(WHAT YOU HAVE TO DO): Transcribe the records word for word, leaving nothing out.

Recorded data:
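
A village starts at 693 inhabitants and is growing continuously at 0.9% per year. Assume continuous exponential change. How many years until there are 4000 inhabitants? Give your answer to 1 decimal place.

t ≈ 194.8 years

4000 = 693 · e^(0.009·t)
t = ln(4000/693) / 0.009 = ln(5.77201) / 0.009 = 1.75302 / 0.009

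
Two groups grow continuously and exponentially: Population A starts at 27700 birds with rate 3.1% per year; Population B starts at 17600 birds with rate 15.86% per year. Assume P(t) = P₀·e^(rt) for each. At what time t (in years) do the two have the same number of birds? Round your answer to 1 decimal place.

t ≈ 3.6 years

27700·e^(0.031t) = 17600·e^(0.1586t)
27700/17600 = e^((0.1586 − 0.031)t) → ln(1.57386) = 0.1276·t
t = 0.45353 / 0.1276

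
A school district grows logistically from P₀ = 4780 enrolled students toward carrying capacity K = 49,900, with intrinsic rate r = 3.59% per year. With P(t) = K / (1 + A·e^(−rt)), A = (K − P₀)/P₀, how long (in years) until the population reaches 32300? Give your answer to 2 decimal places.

t ≈ 79.44 years

A = (49900 − 4780)/4780 = 9.43933
32300 = 49900/(1 + 9.43933·e^(−0.0359t)) → 1 + 9.43933·e^(−0.0359t) = 1.54489
e^(−0.0359t) = 0.057726 → t = ln(17.32332)/0.0359 = 2.85205/0.0359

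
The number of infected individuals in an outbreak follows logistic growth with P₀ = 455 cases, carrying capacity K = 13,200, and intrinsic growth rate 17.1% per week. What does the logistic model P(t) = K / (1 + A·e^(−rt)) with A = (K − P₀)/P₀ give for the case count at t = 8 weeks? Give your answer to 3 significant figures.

A = (13200 − 455)/455 = 28.01099
P(8) = 13200 / (1 + 28.01099·e^(−0.171·8)) = 13200 / (1 + 28.01099·0.254616)
= 13200 / 8.13204 ≈ 1623.21

≈ 1,620 cases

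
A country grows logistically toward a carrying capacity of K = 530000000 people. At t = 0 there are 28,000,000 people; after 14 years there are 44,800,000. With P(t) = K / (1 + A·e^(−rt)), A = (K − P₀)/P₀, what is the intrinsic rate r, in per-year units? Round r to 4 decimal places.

r ≈ 0.0360 per year

A = (530000000 − 28000000)/28000000 = 17.92857
44800000 = 530000000/(1 + 17.92857·e^(−r·14)) → e^(−14r) = (11.83036 − 1)/17.92857 = 0.604084
r = −ln(0.604084)/14 = 0.50404/14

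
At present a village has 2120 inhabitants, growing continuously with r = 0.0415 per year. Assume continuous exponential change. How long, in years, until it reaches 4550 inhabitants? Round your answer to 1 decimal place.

t ≈ 18.4 years

4550 = 2120 · e^(0.0415·t)
t = ln(4550/2120) / 0.0415 = ln(2.14623) / 0.0415 = 0.76371 / 0.0415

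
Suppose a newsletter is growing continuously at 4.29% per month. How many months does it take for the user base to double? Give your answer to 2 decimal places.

doubling time ≈ 16.16 months

doubling time = ln(2) / |r| = 0.69315 / 0.0429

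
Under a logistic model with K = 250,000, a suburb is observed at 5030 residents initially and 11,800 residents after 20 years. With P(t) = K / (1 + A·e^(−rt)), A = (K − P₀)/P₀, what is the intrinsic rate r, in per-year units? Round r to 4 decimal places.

r ≈ 0.0440 per year

A = (250000 − 5030)/5030 = 48.70179
11800 = 250000/(1 + 48.70179·e^(−r·20)) → e^(−20r) = (21.18644 − 1)/48.70179 = 0.414491
r = −ln(0.414491)/20 = 0.8807/20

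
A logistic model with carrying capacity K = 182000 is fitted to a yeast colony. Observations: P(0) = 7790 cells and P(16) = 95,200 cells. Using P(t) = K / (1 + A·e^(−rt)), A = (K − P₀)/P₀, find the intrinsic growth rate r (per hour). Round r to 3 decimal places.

A = (182000 − 7790)/7790 = 22.36329
95200 = 182000/(1 + 22.36329·e^(−r·16)) → e^(−16r) = (1.91176 − 1)/22.36329 = 0.040771
r = −ln(0.040771)/16 = 3.19979/16

r ≈ 0.200 per hour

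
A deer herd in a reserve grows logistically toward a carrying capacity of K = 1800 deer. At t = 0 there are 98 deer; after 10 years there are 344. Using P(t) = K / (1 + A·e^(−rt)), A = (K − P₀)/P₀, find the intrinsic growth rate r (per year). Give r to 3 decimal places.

A = (1800 − 98)/98 = 17.36735
344 = 1800/(1 + 17.36735·e^(−r·10)) → e^(−10r) = (5.23256 − 1)/17.36735 = 0.243708
r = −ln(0.243708)/10 = 1.41179/10

r ≈ 0.141 per year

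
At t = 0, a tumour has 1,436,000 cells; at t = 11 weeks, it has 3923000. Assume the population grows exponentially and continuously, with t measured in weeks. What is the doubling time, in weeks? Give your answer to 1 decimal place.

doubling time ≈ 7.6 weeks

r = ln(3923000/1436000) / 11 = ln(2.73189) / 11 ≈ 0.091363 per week
doubling time = ln 2 / |r| = 0.69315 / 0.091363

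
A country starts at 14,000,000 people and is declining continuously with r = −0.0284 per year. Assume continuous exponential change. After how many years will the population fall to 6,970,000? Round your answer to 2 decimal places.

6970000 = 14000000 · e^(-0.0284·t)
t = ln(6970000/14000000) / -0.0284 = ln(0.49786) / -0.0284 = -0.69744 / -0.0284

t ≈ 24.56 years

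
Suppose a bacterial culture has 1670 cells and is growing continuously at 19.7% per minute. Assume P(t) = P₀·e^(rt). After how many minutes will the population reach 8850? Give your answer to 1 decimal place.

t ≈ 8.5 minutes

8850 = 1670 · e^(0.197·t)
t = ln(8850/1670) / 0.197 = ln(5.2994) / 0.197 = 1.66759 / 0.197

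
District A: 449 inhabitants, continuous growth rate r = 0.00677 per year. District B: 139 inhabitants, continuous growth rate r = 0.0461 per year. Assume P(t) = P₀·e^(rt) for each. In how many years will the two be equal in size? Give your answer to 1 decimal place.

449·e^(0.00677t) = 139·e^(0.0461t)
449/139 = e^((0.0461 − 0.00677)t) → ln(3.23022) = 0.03933·t
t = 1.17255 / 0.03933

t ≈ 29.8 years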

(RESPONSE TO THIS TASK):
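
A village starts at 693 inhabitants and is growing continuously at 0.9% per year. Assume continuous exponential change. How many years until there are 4000 inhabitants? Give your answer to 1 decimal place.

t ≈ 194.8 years

4000 = 693 · e^(0.009·t)
t = ln(4000/693) / 0.009 = ln(5.77201) / 0.009 = 1.75302 / 0.009

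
Two groups grow continuously and exponentially: Population A starts at 27700 birds with rate 3.1% per year; Population B starts at 17600 birds with rate 15.86% per year. Assume P(t) = P₀·e^(rt) for each. At what time t (in years) do the two have the same number of birds? Round your answer to 1 decimal place.

t ≈ 3.6 years

27700·e^(0.031t) = 17600·e^(0.1586t)
27700/17600 = e^((0.1586 − 0.031)t) → ln(1.57386) = 0.1276·t
t = 0.45353 / 0.1276

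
A school district grows logistically from P₀ = 4780 enrolled students toward carrying capacity K = 49,900, with intrinsic rate r = 3.59% per year. With P(t) = K / (1 + A·e^(−rt)), A = (K − P₀)/P₀, how long (in years) until the population reaches 32300? Give your answer to 2 decimal places.

t ≈ 79.44 years

A = (49900 − 4780)/4780 = 9.43933
32300 = 49900/(1 + 9.43933·e^(−0.0359t)) → 1 + 9.43933·e^(−0.0359t) = 1.54489
e^(−0.0359t) = 0.057726 → t = ln(17.32332)/0.0359 = 2.85205/0.0359

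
The number of infected individuals in an outbreak follows logistic growth with P₀ = 455 cases, carrying capacity K = 13,200, and intrinsic growth rate 17.1% per week. What does the logistic model P(t) = K / (1 + A·e^(−rt)) with A = (K − P₀)/P₀ give for the case count at t = 8 weeks? Give your answer to 3 significant figures.

A = (13200 − 455)/455 = 28.01099
P(8) = 13200 / (1 + 28.01099·e^(−0.171·8)) = 13200 / (1 + 28.01099·0.254616)
= 13200 / 8.13204 ≈ 1623.21

≈ 1,620 cases

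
A country grows logistically toward a carrying capacity of K = 530000000 people. At t = 0 there are 28,000,000 people; after 14 years there are 44,800,000. With P(t) = K / (1 + A·e^(−rt)), A = (K − P₀)/P₀, what is the intrinsic rate r, in per-year units? Round r to 4 decimal places.

r ≈ 0.0360 per year

A = (530000000 − 28000000)/28000000 = 17.92857
44800000 = 530000000/(1 + 17.92857·e^(−r·14)) → e^(−14r) = (11.83036 − 1)/17.92857 = 0.604084
r = −ln(0.604084)/14 = 0.50404/14

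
At present a village has 2120 inhabitants, growing continuously with r = 0.0415 per year. Assume continuous exponential change. How long, in years, until it reaches 4550 inhabitants? Round your answer to 1 decimal place.

t ≈ 18.4 years

4550 = 2120 · e^(0.0415·t)
t = ln(4550/2120) / 0.0415 = ln(2.14623) / 0.0415 = 0.76371 / 0.0415

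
Suppose a newsletter is growing continuously at 4.29% per month. How many months does it take for the user base to double? Give your answer to 2 decimal places.

doubling time ≈ 16.16 months

doubling time = ln(2) / |r| = 0.69315 / 0.0429

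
Under a logistic model with K = 250,000, a suburb is observed at 5030 residents initially and 11,800 residents after 20 years. With P(t) = K / (1 + A·e^(−rt)), A = (K − P₀)/P₀, what is the intrinsic rate r, in per-year units? Round r to 4 decimal places.

r ≈ 0.0440 per year

A = (250000 − 5030)/5030 = 48.70179
11800 = 250000/(1 + 48.70179·e^(−r·20)) → e^(−20r) = (21.18644 − 1)/48.70179 = 0.414491
r = −ln(0.414491)/20 = 0.8807/20

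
A logistic model with carrying capacity K = 182000 is fitted to a yeast colony. Observations: P(0) = 7790 cells and P(16) = 95,200 cells. Using P(t) = K / (1 + A·e^(−rt)), A = (K − P₀)/P₀, find the intrinsic growth rate r (per hour). Round r to 3 decimal places.

A = (182000 − 7790)/7790 = 22.36329
95200 = 182000/(1 + 22.36329·e^(−r·16)) → e^(−16r) = (1.91176 − 1)/22.36329 = 0.040771
r = −ln(0.040771)/16 = 3.19979/16

r ≈ 0.200 per hour

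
A deer herd in a reserve grows logistically toward a carrying capacity of K = 1800 deer. At t = 0 there are 98 deer; after 10 years there are 344. Using P(t) = K / (1 + A·e^(−rt)), A = (K − P₀)/P₀, find the intrinsic growth rate r (per year). Give r to 3 decimal places.

A = (1800 − 98)/98 = 17.36735
344 = 1800/(1 + 17.36735·e^(−r·10)) → e^(−10r) = (5.23256 − 1)/17.36735 = 0.243708
r = −ln(0.243708)/10 = 1.41179/10

r ≈ 0.141 per year

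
At t = 0, a tumour has 1,436,000 cells; at t = 11 weeks, it has 3923000. Assume the population grows exponentially and continuously, with t measured in weeks. What is the doubling time, in weeks? Give your answer to 1 decimal place.

doubling time ≈ 7.6 weeks

r = ln(3923000/1436000) / 11 = ln(2.73189) / 11 ≈ 0.091363 per week
doubling time = ln 2 / |r| = 0.69315 / 0.091363

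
A country starts at 14,000,000 people and is declining continuously with r = −0.0284 per year. Assume continuous exponential change. After how many years will the population fall to 6,970,000? Round your answer to 2 decimal places.

6970000 = 14000000 · e^(-0.0284·t)
t = ln(6970000/14000000) / -0.0284 = ln(0.49786) / -0.0284 = -0.69744 / -0.0284

t ≈ 24.56 years

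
Suppose a bacterial culture has 1670 cells and is growing continuously at 19.7% per minute. Assume P(t) = P₀·e^(rt). After how many minutes will the population reach 8850? Give your answer to 1 decimal place.

t ≈ 8.5 minutes

8850 = 1670 · e^(0.197·t)
t = ln(8850/1670) / 0.197 = ln(5.2994) / 0.197 = 1.66759 / 0.197

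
District A: 449 inhabitants, continuous growth rate r = 0.00677 per year. District B: 139 inhabitants, continuous growth rate r = 0.0461 per year. Assume P(t) = P₀·e^(rt) for each. In how many years will the two be equal in size? Give your answer to 1 decimal place.

449·e^(0.00677t) = 139·e^(0.0461t)
449/139 = e^((0.0461 − 0.00677)t) → ln(3.23022) = 0.03933·t
t = 1.17255 / 0.03933

t ≈ 29.8 years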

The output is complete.